Instructions to follow | Your task is to output, without alteration, each line from the one containing "xxhjrnmcmctkpf becomes fkasscemihxhxo" through the final line of the records below.

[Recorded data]
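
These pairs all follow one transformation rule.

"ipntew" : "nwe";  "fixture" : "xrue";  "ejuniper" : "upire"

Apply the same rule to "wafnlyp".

In each case the input is transformed by: swap each adjacent pair of characters (1↔2, 3↔4, ...), then delete the first 3 characters.
"wafnlyp" → "awnfylp" → "fylp".

fylp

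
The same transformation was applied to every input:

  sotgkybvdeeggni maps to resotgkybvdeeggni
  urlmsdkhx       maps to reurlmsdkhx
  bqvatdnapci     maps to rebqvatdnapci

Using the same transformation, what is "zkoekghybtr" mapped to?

Rule — prepend "re".
So "zkoekghybtr" becomes "rezkoekghybtr".

rezkoekghybtr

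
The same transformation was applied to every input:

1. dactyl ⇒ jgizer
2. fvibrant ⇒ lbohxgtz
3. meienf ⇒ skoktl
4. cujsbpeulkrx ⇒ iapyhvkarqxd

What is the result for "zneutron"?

What's happening: shift every letter 6 places forward in the alphabet (wrapping around).
So "zneutron" becomes "ftkazxut".

ftkazxut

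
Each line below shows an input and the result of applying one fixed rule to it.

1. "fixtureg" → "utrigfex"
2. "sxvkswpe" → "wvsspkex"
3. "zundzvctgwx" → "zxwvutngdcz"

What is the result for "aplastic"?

The pattern: sort the characters into reverse alphabetical order, then move the first character to the end.
Doing the same to "aplastic": "splicaat".

splicaat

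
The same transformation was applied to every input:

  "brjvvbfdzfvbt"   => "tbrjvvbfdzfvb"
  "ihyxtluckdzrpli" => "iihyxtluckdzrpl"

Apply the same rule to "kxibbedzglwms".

skxibbedzglwm

The rule is to move the last character to the front.
"kxibbedzglwms" → "skxibbedzglwm".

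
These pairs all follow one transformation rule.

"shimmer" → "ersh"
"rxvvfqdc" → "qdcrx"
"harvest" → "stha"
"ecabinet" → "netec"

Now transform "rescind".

ndre

What's happening: move the first 2 characters to the end (rotate left by 2), then delete the first 3 characters.
On "rescind": the first step gives "scindre", and the second then gives "ndre".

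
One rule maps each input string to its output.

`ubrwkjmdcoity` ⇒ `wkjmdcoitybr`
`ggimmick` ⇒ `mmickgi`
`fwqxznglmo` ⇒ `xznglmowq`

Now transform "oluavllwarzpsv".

avllwarzpsvlu

The transformation: delete the first character, then move the first 2 characters to the end (rotate left by 2).
On "oluavllwarzpsv": the first step gives "luavllwarzpsv", and the second then gives "avllwarzpsvlu".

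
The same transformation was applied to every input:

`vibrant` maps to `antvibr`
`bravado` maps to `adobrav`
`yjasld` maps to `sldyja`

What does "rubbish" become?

The transformation: move the last 3 characters to the front (rotate right by 3).
So "rubbish" becomes "ishrubb".

ishrubb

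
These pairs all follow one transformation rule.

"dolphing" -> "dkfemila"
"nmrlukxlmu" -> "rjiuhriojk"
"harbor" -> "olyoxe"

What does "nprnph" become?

The rule is to reverse the string, then shift every letter 3 places backward in the alphabet (wrapping around).
Working it through for "nprnph": intermediate "hpnrpn", final "emkomk".

emkomk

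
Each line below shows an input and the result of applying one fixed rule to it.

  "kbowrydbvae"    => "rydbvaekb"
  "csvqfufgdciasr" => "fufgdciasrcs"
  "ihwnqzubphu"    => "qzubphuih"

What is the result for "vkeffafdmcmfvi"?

In each case the input is transformed by: move the first 2 characters to the end (rotate left by 2), then delete the first 2 characters.
On "vkeffafdmcmfvi": the first step gives "effafdmcmfvivk", and the second then gives "fafdmcmfvivk".

fafdmcmfvivk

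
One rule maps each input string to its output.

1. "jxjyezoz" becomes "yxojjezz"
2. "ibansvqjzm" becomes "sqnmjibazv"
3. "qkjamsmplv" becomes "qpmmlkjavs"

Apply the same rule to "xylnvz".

xvnlzy

Rule — sort the characters into reverse alphabetical order, then move the first 2 characters to the end (rotate left by 2).
On "xylnvz": the first step gives "zyxvnl", and the second then gives "xvnlzy".
(Check on "qkjamsmplv": → "vsqpmmlkja" → "qpmmlkjavs" ✓)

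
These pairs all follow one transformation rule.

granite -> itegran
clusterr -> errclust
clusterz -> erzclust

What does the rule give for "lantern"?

ernlant

The transformation: move the last 3 characters to the front (rotate right by 3).
Applying that to "lantern" gives "ernlant".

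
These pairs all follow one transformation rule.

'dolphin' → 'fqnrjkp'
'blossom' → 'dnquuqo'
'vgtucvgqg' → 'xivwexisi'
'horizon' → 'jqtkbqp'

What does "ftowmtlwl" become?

The rule is to shift every letter 2 places forward in the alphabet (wrapping around).
So "ftowmtlwl" becomes "hvqyovnyn".

hvqyovnyn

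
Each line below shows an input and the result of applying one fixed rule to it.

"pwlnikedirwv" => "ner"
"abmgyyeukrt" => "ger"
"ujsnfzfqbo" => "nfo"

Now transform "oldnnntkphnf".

nth

The rule is to delete the first 3 characters, then keep one character in every 3, starting at position 1 (positions 1st, 4th, 7th, ...).
For "oldnnntkphnf" the result is "nth".
(Check on "pwlnikedirwv": → "nikedirwv" → "ner" ✓)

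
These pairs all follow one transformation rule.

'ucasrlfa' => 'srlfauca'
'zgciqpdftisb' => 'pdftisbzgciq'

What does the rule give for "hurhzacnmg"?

zacnmghurh

The transformation: move the last character to the front, then swap the front and back halves of the string.
Starting from "hurhzacnmg": after the first operation, "ghurhzacnm"; after the second, "zacnmghurh".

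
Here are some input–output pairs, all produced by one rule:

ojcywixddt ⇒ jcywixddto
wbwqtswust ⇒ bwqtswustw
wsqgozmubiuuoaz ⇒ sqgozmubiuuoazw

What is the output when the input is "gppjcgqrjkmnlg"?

The rule is to move the first character to the end.
Applying that to "gppjcgqrjkmnlg" gives "ppjcgqrjkmnlgg".

ppjcgqrjkmnlgg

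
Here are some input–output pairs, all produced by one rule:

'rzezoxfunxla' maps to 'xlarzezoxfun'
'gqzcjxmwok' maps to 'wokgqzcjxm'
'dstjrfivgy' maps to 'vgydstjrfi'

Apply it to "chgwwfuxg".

uxgchgwwf

Each output is the input with this applied: move the last 3 characters to the front (rotate right by 3).
For "chgwwfuxg" the result is "uxgchgwwf".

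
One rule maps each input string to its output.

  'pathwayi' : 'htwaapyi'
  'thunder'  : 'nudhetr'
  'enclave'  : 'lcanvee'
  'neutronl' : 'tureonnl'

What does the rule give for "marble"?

The transformation: move the first 3 characters to the end (rotate left by 3), then take characters alternately from the front and the back (1st, last, 2nd, 2nd-last, ...).
Starting from "marble": after the first operation, "blemar"; after the second, "brlaem".

brlaem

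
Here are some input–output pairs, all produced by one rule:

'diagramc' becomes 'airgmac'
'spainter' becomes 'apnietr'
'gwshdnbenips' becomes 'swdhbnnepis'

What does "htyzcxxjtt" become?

ytczxxtjt

Looking at the pairs, the operation is to delete the first character, then swap each adjacent pair of characters (1↔2, 3↔4, ...).
Applying that to "htyzcxxjtt" gives "ytczxxtjt".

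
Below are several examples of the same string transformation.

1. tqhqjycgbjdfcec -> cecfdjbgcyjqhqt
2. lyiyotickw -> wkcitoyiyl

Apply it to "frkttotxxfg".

gfxxtottkrf

Rule — reverse the string.
Applying that to "frkttotxxfg" gives "gfxxtottkrf".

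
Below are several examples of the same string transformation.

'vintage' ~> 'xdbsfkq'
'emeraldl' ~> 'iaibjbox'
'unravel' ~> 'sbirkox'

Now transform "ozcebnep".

kbmlwzby

The transformation: move the last 3 characters to the front (rotate right by 3), then shift every letter 3 places backward in the alphabet (wrapping around).
Working it through for "ozcebnep": intermediate "nepozceb", final "kbmlwzby".
(Check on "unravel": → "velunra" → "sbirkox" ✓)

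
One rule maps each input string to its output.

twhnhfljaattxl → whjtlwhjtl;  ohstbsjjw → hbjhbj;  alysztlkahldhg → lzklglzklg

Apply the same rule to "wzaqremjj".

zrjzrj

What's happening: keep one character in every 3, starting at position 2 (positions 2nd, 5th, 8th, ...), then write the whole string twice.
Working it through for "wzaqremjj": intermediate "zrj", final "zrjzrj".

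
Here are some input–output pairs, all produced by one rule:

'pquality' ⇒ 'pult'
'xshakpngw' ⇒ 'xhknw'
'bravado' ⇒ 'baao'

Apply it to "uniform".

uiom

Rule — keep every other character starting from the first (positions 1st, 3rd, 5th, ...).
Doing the same to "uniform": "uiom".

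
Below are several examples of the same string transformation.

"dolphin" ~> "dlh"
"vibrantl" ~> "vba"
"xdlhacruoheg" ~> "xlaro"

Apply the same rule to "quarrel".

qar

What's happening: keep every other character starting from the first (positions 1st, 3rd, 5th, ...), then delete the last character.
On "quarrel": the first step gives "qarl", and the second then gives "qar".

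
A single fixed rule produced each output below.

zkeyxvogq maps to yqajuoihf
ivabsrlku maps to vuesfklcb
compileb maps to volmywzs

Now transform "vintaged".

qonfsxdk

What's happening: move the last 3 characters to the front (rotate right by 3), then shift every letter 10 places forward in the alphabet (wrapping around).
Applying both steps to "vintaged": "gedvinta", then "qonfsxdk".
(Check on "ivabsrlku": → "lkuivabsr" → "vuesfklcb" ✓)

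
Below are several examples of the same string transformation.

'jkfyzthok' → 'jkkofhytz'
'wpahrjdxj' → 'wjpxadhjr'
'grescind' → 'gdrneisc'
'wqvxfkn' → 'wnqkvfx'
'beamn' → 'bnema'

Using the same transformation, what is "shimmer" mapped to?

srheimm

Looking at the pairs, the operation is to take characters alternately from the front and the back (1st, last, 2nd, 2nd-last, ...).
Doing the same to "shimmer": "srheimm".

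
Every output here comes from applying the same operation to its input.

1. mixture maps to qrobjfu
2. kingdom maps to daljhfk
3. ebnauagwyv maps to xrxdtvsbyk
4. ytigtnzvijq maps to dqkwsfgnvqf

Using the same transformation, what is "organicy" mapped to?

xkfzvlod

Each output is the input with this applied: shift every letter 3 places backward in the alphabet (wrapping around), then move the first 3 characters to the end (rotate left by 3).
Starting from "organicy": after the first operation, "lodxkfzv"; after the second, "xkfzvlod".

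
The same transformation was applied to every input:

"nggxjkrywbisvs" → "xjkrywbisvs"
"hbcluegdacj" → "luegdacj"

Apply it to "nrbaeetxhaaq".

aeetxhaaq

The rule is to delete the first 3 characters.
So "nrbaeetxhaaq" becomes "aeetxhaaq".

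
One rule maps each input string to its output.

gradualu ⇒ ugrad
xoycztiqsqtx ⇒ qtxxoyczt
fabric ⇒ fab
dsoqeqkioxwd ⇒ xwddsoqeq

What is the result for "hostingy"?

yhost

What's happening: swap the front and back halves of the string, then delete the first 3 characters.
Starting from "hostingy": after the first operation, "ingyhost"; after the second, "yhost".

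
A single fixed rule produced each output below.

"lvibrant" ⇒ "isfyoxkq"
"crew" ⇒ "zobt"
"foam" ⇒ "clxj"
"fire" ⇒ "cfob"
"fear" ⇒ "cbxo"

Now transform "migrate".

What's happening: shift every letter 3 places backward in the alphabet (wrapping around).
Doing the same to "migrate": "jfdoxqb".

jfdoxqb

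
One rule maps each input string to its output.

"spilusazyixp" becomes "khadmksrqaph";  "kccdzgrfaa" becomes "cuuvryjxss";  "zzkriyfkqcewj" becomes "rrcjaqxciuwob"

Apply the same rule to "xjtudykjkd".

What's happening: shift every letter 8 places backward in the alphabet (wrapping around).
On "xjtudykjkd" that produces "pblmvqcbcv".

pblmvqcbcv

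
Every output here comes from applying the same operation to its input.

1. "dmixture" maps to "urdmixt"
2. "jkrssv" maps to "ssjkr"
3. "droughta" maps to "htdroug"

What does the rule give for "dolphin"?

What's happening: delete the last character, then move the last 2 characters to the front (rotate right by 2).
Starting from "dolphin": after the first operation, "dolphi"; after the second, "hidolp".

hidolp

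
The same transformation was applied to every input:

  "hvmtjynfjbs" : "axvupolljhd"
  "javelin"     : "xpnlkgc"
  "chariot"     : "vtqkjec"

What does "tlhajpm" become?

vronljc

The pattern: sort the characters into reverse alphabetical order, then shift every letter 2 places forward in the alphabet (wrapping around).
Starting from "tlhajpm": after the first operation, "tpmljha"; after the second, "vronljc".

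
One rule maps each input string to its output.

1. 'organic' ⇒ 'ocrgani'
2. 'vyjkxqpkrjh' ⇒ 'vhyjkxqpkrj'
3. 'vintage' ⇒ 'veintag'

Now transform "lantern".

Looking at the pairs, the operation is to swap the first and last characters, then move the last character to the front.
Starting from "lantern": after the first operation, "nanterl"; after the second, "lnanter".

lnanter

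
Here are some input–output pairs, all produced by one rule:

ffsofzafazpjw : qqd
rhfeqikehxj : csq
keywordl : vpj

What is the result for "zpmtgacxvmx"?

The transformation: shift every letter 11 places forward in the alphabet (wrapping around), then keep only the first 3 characters.
Doing the same to "zpmtgacxvmx": "kax".

kax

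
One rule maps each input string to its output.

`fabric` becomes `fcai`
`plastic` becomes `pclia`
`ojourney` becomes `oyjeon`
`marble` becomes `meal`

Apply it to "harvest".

htasr

The transformation: take characters alternately from the front and the back (1st, last, 2nd, 2nd-last, ...), then delete the last 2 characters.
On "harvest": the first step gives "htasrev", and the second then gives "htasr".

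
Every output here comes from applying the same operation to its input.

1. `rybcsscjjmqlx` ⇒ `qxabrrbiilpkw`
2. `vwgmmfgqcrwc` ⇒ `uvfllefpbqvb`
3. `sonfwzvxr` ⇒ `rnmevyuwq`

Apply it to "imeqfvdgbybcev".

hldpeucfaxabdu

In each case the input is transformed by: shift every letter 1 place backward in the alphabet (wrapping around).
On "imeqfvdgbybcev" that produces "hldpeucfaxabdu".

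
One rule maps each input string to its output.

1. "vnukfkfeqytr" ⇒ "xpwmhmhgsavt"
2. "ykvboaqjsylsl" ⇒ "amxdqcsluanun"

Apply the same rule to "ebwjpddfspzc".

In each case the input is transformed by: shift every letter 2 places forward in the alphabet (wrapping around).
"ebwjpddfspzc" → "gdylrffhurbe".

gdylrffhurbe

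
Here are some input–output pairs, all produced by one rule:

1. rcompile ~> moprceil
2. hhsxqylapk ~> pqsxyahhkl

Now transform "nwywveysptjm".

tvwwyyejmnps

What's happening: sort the characters into alphabetical order, then swap the front and back halves of the string.
Applying both steps to "nwywveysptjm": "ejmnpstvwwyy", then "tvwwyyejmnps".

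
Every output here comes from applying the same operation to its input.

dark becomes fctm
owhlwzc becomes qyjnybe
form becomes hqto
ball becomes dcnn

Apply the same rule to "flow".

Looking at the pairs, the operation is to shift every letter 2 places forward in the alphabet (wrapping around).
Applying that to "flow" gives "hnqy".

hnqy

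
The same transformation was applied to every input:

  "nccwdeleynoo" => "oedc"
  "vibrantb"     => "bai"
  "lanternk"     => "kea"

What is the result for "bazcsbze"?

esa

The rule is to keep one character in every 3, starting at position 2 (positions 2nd, 5th, 8th, ...), then reverse the string.
So "bazcsbze" becomes "esa".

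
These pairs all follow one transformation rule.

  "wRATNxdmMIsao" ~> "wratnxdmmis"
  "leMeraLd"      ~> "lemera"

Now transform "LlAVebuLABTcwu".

llavebulabtc

Each output is the input with this applied: delete the last 2 characters, then convert every letter to lowercase.
Applying both steps to "LlAVebuLABTcwu": "LlAVebuLABTc", then "llavebulabtc".
(Check on "wRATNxdmMIsao": → "wRATNxdmMIs" → "wratnxdmmis" ✓)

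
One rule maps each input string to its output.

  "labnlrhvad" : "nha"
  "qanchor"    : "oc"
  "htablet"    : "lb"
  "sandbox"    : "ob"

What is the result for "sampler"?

pe

Each output is the input with this applied: sort the characters into reverse alphabetical order, then keep one character in every 3, starting at position 3 (positions 3rd, 6th, 9th, ...).
Applying both steps to "sampler": "srpmlea", then "pe".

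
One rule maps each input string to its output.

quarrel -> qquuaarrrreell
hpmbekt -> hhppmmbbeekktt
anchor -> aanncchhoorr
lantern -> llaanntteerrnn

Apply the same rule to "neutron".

The rule is to double every character.
Applying that to "neutron" gives "nneeuuttrroonn".

nneeuuttrroonn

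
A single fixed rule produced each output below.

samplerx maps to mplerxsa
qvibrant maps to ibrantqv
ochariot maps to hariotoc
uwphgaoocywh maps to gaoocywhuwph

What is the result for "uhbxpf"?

What's happening: move the last 2 characters to the front (rotate right by 2), then swap the front and back halves of the string.
Working it through for "uhbxpf": intermediate "pfuhbx", final "hbxpfu".
(Check on "uwphgaoocywh": → "whuwphgaoocy" → "gaoocywhuwph" ✓)

hbxpfu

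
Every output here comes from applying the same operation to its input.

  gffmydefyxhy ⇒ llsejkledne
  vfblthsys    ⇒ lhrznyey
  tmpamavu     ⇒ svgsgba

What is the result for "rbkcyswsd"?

The pattern: delete the first character, then shift every letter 6 places forward in the alphabet (wrapping around).
"rbkcyswsd" → "bkcyswsd" → "hqieycyj".

hqieycyj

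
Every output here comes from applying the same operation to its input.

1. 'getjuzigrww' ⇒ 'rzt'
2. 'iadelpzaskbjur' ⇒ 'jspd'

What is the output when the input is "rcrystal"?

tr

What's happening: reverse the string, then keep one character in every 3, starting at position 3 (positions 3rd, 6th, 9th, ...).
For "rcrystal", step one produces "latsyrcr"; step two turns that into "tr".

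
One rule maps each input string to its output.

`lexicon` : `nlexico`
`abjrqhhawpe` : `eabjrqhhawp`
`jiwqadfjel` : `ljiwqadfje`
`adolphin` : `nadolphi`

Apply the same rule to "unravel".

lunrave

Looking at the pairs, the operation is to move the last character to the front.
Doing the same to "unravel": "lunrave".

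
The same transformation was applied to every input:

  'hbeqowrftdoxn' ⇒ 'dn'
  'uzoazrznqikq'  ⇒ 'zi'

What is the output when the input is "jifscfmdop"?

What's happening: keep one character in every 3, starting at position 1 (positions 1st, 4th, 7th, ...), then keep only the last 2 characters.
For "jifscfmdop", step one produces "jsmp"; step two turns that into "mp".

mp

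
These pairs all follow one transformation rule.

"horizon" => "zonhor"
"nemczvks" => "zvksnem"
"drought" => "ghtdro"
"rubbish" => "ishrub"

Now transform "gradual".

ualgra

Rule — move the first 3 characters to the end (rotate left by 3), then delete the first character.
Working it through for "gradual": intermediate "dualgra", final "ualgra".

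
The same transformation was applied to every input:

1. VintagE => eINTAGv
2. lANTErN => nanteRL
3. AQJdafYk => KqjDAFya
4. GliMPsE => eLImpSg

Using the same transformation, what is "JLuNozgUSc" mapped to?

The rule is to swap the first and last characters, then flip the case of every letter.
So "JLuNozgUSc" becomes "ClUnOZGusj".

ClUnOZGusj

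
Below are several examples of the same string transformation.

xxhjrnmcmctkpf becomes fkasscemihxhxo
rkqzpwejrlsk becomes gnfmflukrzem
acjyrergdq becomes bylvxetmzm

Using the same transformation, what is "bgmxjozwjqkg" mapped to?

lfbwbhsejure

The transformation: move the last 3 characters to the front (rotate right by 3), then shift every letter 5 places backward in the alphabet (wrapping around).
Starting from "bgmxjozwjqkg": after the first operation, "qkgbgmxjozwj"; after the second, "lfbwbhsejure".
(Check on "acjyrergdq": → "gdqacjyrer" → "bylvxetmzm" ✓)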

Reply to the exercise |
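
xxhjrnmcmctkpf becomes fkasscemihxhxo
rkqzpwejrlsk becomes gnfmflukrzem
acjyrergdq becomes bylvxetmzm

Using the same transformation, what is "bgmxjozwjqkg" mapped to?

lfbwbhsejure

The transformation: move the last 3 characters to the front (rotate right by 3), then shift every letter 5 places backward in the alphabet (wrapping around).
Starting from "bgmxjozwjqkg": after the first operation, "qkgbgmxjozwj"; after the second, "lfbwbhsejure".
(Check on "acjyrergdq": → "gdqacjyrer" → "bylvxetmzm" ✓)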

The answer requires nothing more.